• _Description of the task_
Take every line from the records below that includes the word "double".

(Saved data entries)
• • • • •
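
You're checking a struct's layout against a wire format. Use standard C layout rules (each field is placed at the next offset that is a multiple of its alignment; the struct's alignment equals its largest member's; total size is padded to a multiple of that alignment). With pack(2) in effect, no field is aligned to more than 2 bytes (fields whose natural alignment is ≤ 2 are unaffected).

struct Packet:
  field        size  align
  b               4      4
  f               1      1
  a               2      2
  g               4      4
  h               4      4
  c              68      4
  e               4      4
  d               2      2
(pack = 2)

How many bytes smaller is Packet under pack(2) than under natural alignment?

2

natural layout:
  0..4  b  (4B, 4-aligned)
  4..5  f  (1B, 1-aligned)
  5..6  -- padding (1B)
  6..8  a  (2B, 2-aligned)
  8..12  g  (4B, 4-aligned)
  12..16  h  (4B, 4-aligned)
  16..84  c  (68B, 4-aligned)
  84..88  e  (4B, 4-aligned)
  88..90  d  (2B, 2-aligned)
  90..92  -- tail padding (2B)
  sizeof = 92, alignof = 4
packed(2) layout:
  0..4  b  (4B, 2-aligned)
  4..5  f  (1B, 1-aligned)
  5..6  -- padding (1B)
  6..8  a  (2B, 2-aligned)
  8..12  g  (4B, 2-aligned)
  12..16  h  (4B, 2-aligned)
  16..84  c  (68B, 2-aligned)
  84..88  e  (4B, 2-aligned)
  88..90  d  (2B, 2-aligned)
  sizeof = 90, alignof = 2
92 − 90 = 2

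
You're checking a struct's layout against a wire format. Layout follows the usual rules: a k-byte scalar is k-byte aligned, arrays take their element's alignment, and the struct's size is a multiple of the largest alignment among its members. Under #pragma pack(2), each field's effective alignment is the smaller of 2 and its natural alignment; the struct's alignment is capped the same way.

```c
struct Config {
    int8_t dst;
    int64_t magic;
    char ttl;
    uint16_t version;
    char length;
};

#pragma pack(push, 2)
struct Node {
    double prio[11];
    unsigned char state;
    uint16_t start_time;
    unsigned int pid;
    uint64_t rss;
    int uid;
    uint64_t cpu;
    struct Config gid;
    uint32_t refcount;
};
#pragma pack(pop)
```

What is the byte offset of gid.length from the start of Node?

Config: dst at 0 (size 1, align 1) → ends 1; pad 7 to align 8 for magic; magic at 8 (size 8, align 8) → ends 16; ttl at 16 (size 1, align 1) → ends 17; pad 1 to align 2 for version; version at 18 (size 2, align 2) → ends 20; length at 20 (size 1, align 1) → ends 21; tail pad 3 to reach multiple of 8; total 24 bytes, alignment 8
prio at 0 (size 88, align 2) → ends 88
state at 88 (size 1, align 1) → ends 89
pad 1 to align 2 for start_time
start_time at 90 (size 2, align 2) → ends 92
pid at 92 (size 4, align 2) → ends 96
rss at 96 (size 8, align 2) → ends 104
uid at 104 (size 4, align 2) → ends 108
cpu at 108 (size 8, align 2) → ends 116
gid at 116 (size 24, align 2) → ends 140
within Config: length at 20
116 + 20 = 136

136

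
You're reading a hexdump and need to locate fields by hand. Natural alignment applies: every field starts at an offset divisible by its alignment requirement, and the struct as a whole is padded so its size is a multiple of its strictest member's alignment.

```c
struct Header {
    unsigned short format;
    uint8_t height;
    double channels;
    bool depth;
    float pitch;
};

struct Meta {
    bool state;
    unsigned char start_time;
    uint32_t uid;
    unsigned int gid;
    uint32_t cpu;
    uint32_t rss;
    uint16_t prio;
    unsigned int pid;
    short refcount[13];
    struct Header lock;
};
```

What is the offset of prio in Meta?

Header: format at 0 (size 2, align 2) → ends 2; height at 2 (size 1, align 1) → ends 3; pad 5 to align 8 for channels; channels at 8 (size 8, align 8) → ends 16; depth at 16 (size 1, align 1) → ends 17; pad 3 to align 4 for pitch; pitch at 20 (size 4, align 4) → ends 24; total 24 bytes, alignment 8
state at 0 (size 1, align 1) → ends 1
start_time at 1 (size 1, align 1) → ends 2
pad 2 to align 4 for uid
uid at 4 (size 4, align 4) → ends 8
gid at 8 (size 4, align 4) → ends 12
cpu at 12 (size 4, align 4) → ends 16
rss at 16 (size 4, align 4) → ends 20
prio at 20 (size 2, align 2) → ends 22

20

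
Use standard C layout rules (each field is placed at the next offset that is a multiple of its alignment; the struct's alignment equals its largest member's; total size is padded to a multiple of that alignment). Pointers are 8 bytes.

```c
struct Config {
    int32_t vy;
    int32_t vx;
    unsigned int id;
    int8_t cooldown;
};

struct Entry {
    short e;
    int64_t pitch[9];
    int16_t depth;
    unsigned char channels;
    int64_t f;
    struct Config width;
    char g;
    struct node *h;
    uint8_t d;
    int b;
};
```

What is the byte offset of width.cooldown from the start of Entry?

108

Config: @0: vy [4B, align 4] → 4; @4: vx [4B, align 4] → 8; @8: id [4B, align 4] → 12; @12: cooldown [1B, align 1] → 13; +3 tail pad (align 4); size 16, align 4
@0: e [2B, align 2] → 2
+6 pad (align 8)
@8: pitch [72B, align 8] → 80
@80: depth [2B, align 2] → 82
@82: channels [1B, align 1] → 83
+5 pad (align 8)
@88: f [8B, align 8] → 96
@96: width [16B, align 4] → 112
within Config: cooldown at 12
96 + 12 = 108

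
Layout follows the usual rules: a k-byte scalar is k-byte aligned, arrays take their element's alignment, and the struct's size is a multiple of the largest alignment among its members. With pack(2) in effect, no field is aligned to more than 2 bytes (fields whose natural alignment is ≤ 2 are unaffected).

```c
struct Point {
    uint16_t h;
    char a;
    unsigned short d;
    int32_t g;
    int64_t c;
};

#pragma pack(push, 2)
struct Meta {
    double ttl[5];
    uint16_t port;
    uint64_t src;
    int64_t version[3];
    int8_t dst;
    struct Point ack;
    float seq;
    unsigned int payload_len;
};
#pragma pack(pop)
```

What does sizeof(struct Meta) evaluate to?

Point: 0..2  h  (2B, 2-aligned); 2..3  a  (1B, 1-aligned); 3..4  -- padding (1B); 4..6  d  (2B, 2-aligned); 6..8  -- padding (2B); 8..12  g  (4B, 4-aligned); 12..16  -- padding (4B); 16..24  c  (8B, 8-aligned); sizeof = 24, alignof = 8
0..40  ttl  (40B, 2-aligned)
40..42  port  (2B, 2-aligned)
42..50  src  (8B, 2-aligned)
50..74  version  (24B, 2-aligned)
74..75  dst  (1B, 1-aligned)
75..76  -- padding (1B)
76..100  ack  (24B, 2-aligned)
100..104  seq  (4B, 2-aligned)
104..108  payload_len  (4B, 2-aligned)
sizeof = 108, alignof = 2

108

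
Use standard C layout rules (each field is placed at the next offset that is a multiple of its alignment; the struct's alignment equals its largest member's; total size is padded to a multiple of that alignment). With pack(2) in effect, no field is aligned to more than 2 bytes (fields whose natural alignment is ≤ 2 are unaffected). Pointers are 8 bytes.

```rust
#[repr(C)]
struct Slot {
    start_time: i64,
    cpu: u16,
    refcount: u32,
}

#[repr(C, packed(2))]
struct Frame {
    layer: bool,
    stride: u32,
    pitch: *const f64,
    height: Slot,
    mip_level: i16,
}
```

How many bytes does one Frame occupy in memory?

Slot: 0..8  start_time  (8B, 8-aligned); 8..10  cpu  (2B, 2-aligned); 10..12  -- padding (2B); 12..16  refcount  (4B, 4-aligned); sizeof = 16, alignof = 8
0..1  layer  (1B, 1-aligned)
1..2  -- padding (1B)
2..6  stride  (4B, 2-aligned)
6..14  pitch  (8B, 2-aligned)
14..30  height  (16B, 2-aligned)
30..32  mip_level  (2B, 2-aligned)
sizeof = 32, alignof = 2

32 bytes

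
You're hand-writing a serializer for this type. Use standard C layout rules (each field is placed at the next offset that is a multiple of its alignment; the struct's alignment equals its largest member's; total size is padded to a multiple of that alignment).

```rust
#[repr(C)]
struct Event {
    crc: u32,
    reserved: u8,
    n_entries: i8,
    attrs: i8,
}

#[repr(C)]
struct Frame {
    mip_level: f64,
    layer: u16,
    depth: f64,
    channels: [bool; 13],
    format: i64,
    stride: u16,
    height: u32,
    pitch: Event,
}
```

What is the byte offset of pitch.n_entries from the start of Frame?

61

Event: 0..4  crc  (4B, 4-aligned); 4..5  reserved  (1B, 1-aligned); 5..6  n_entries  (1B, 1-aligned); 6..7  attrs  (1B, 1-aligned); 7..8  -- tail padding (1B); sizeof = 8, alignof = 4
0..8  mip_level  (8B, 8-aligned)
8..10  layer  (2B, 2-aligned)
10..16  -- padding (6B)
16..24  depth  (8B, 8-aligned)
24..37  channels  (13B, 1-aligned)
37..40  -- padding (3B)
40..48  format  (8B, 8-aligned)
48..50  stride  (2B, 2-aligned)
50..52  -- padding (2B)
52..56  height  (4B, 4-aligned)
56..64  pitch  (8B, 4-aligned)
within Event: n_entries at 5
56 + 5 = 61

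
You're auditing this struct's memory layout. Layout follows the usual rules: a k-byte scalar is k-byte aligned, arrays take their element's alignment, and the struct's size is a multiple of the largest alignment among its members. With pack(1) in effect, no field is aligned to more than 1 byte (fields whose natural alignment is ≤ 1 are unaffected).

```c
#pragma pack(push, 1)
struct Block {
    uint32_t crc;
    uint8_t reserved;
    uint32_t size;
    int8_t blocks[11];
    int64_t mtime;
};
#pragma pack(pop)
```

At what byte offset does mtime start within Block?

20

0..4  crc  (4B, 1-aligned)
4..5  reserved  (1B, 1-aligned)
5..9  size  (4B, 1-aligned)
9..20  blocks  (11B, 1-aligned)
20..28  mtime  (8B, 1-aligned)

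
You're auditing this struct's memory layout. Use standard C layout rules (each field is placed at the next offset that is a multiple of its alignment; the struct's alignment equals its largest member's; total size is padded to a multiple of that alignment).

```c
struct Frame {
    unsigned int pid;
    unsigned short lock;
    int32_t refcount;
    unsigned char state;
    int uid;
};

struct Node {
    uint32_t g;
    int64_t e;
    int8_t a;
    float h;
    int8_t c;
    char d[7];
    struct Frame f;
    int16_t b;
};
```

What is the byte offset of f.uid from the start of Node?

48

Frame: pid at 0 (size 4, align 4) → ends 4; lock at 4 (size 2, align 2) → ends 6; pad 2 to align 4 for refcount; refcount at 8 (size 4, align 4) → ends 12; state at 12 (size 1, align 1) → ends 13; pad 3 to align 4 for uid; uid at 16 (size 4, align 4) → ends 20; total 20 bytes, alignment 4
g at 0 (size 4, align 4) → ends 4
pad 4 to align 8 for e
e at 8 (size 8, align 8) → ends 16
a at 16 (size 1, align 1) → ends 17
pad 3 to align 4 for h
h at 20 (size 4, align 4) → ends 24
c at 24 (size 1, align 1) → ends 25
d at 25 (size 7, align 1) → ends 32
f at 32 (size 20, align 4) → ends 52
within Frame: uid at 16
32 + 16 = 48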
• • • • •
• _Answer for the task_
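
    double prio[11];
    double channels;
    double ttl[5];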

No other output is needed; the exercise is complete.